▶ [WHAT YOU WILL DO]: Would you transcribe all of the data exactly, down to the last character?

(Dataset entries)
Segment Open

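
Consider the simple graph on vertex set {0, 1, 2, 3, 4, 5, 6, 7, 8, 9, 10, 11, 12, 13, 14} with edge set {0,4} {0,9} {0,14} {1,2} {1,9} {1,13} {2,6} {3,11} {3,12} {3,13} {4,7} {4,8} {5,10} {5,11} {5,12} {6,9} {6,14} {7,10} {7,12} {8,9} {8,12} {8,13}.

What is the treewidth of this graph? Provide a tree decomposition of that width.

The largest bag has 4 vertices, giving width 3; this decomposition certifies tw(G) ≤ 3. For the lower bound: the 4 vertex sets {5,10,11}, {7}, {12}, {3,4,8,13} are disjoint, each induces a connected subgraph, and every pair is joined by at least one edge of G. Contracting each set to a single vertex therefore yields K_{4} as a minor, and since treewidth is minor-monotone, tw(G) ≥ tw(K_{4}) = 3. Therefore the treewidth is 3.

Treewidth 3.
Bags: B1 = {5, 7, 10, 11}  B2 = {5, 7, 11, 12}  B3 = {3, 7, 11, 12}  B4 = {3, 4, 7, 12}  B5 = {3, 4, 8, 12}  B6 = {3, 4, 8, 13}  B7 = {0, 4, 8, 13}  B8 = {0, 8, 9, 13}  B9 = {0, 1, 9, 13}  B10 = {0, 1, 9, 14}  B11 = {1, 6, 9, 14}  B12 = {1, 2, 6, 14}
Tree: B1–B2, B2–B3, B3–B4, B4–B5, B5–B6, B6–B7, B7–B8, B8–B9, B9–B10, B10–B11, B11–B12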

Segment Closed

▶ [RESULT]:
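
Consider the simple graph on vertex set {0, 1, 2, 3, 4, 5, 6, 7, 8, 9, 10, 11, 12, 13, 14} with edge set {0,4} {0,9} {0,14} {1,2} {1,9} {1,13} {2,6} {3,11} {3,12} {3,13} {4,7} {4,8} {5,10} {5,11} {5,12} {6,9} {6,14} {7,10} {7,12} {8,9} {8,12} {8,13}.

What is the treewidth of this graph? Provide a tree decomposition of that width.

The largest bag has 4 vertices, giving width 3; this decomposition certifies tw(G) ≤ 3. For the lower bound: the 4 vertex sets {5,10,11}, {7}, {12}, {3,4,8,13} are disjoint, each induces a connected subgraph, and every pair is joined by at least one edge of G. Contracting each set to a single vertex therefore yields K_{4} as a minor, and since treewidth is minor-monotone, tw(G) ≥ tw(K_{4}) = 3. Therefore the treewidth is 3.

Treewidth 3.
Bags: B1 = {5, 7, 10, 11}  B2 = {5, 7, 11, 12}  B3 = {3, 7, 11, 12}  B4 = {3, 4, 7, 12}  B5 = {3, 4, 8, 12}  B6 = {3, 4, 8, 13}  B7 = {0, 4, 8, 13}  B8 = {0, 8, 9, 13}  B9 = {0, 1, 9, 13}  B10 = {0, 1, 9, 14}  B11 = {1, 6, 9, 14}  B12 = {1, 2, 6, 14}
Tree: B1–B2, B2–B3, B3–B4, B4–B5, B5–B6, B6–B7, B7–B8, B8–B9, B9–B10, B10–B11, B11–B12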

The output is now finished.